### Material to process
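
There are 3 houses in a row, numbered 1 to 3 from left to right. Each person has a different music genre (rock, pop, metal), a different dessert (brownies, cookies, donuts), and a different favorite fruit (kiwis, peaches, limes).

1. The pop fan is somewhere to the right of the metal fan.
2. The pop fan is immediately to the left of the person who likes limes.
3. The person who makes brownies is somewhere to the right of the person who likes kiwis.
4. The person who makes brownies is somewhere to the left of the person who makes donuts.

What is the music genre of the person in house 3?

Clue 2 places the pop fan in house 2.
Clue 2: the person who likes limes is in house 3.
Clue 4: the person who makes brownies is in house 2.
By clue 4, the person who makes donuts is in house 3.
House 1 music genre: only metal fits.
That leaves rock as the music genre for house 3.
That leaves cookies as the dessert for house 1.
By clue 3, the person who likes kiwis is in house 1.
House 2's favorite fruit must be peaches (nothing else left).
So: house 1 = metal/cookies/kiwis, house 2 = pop/brownies/peaches, house 3 = rock/donuts/limes.

rock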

### To do
Return all lines above that mention the word "somewhere".

### Exercise result
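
1. The pop fan is somewhere to the right of the metal fan.
3. The person who makes brownies is somewhere to the right of the person who likes kiwis.
4. The person who makes brownies is somewhere to the left of the person who makes donuts.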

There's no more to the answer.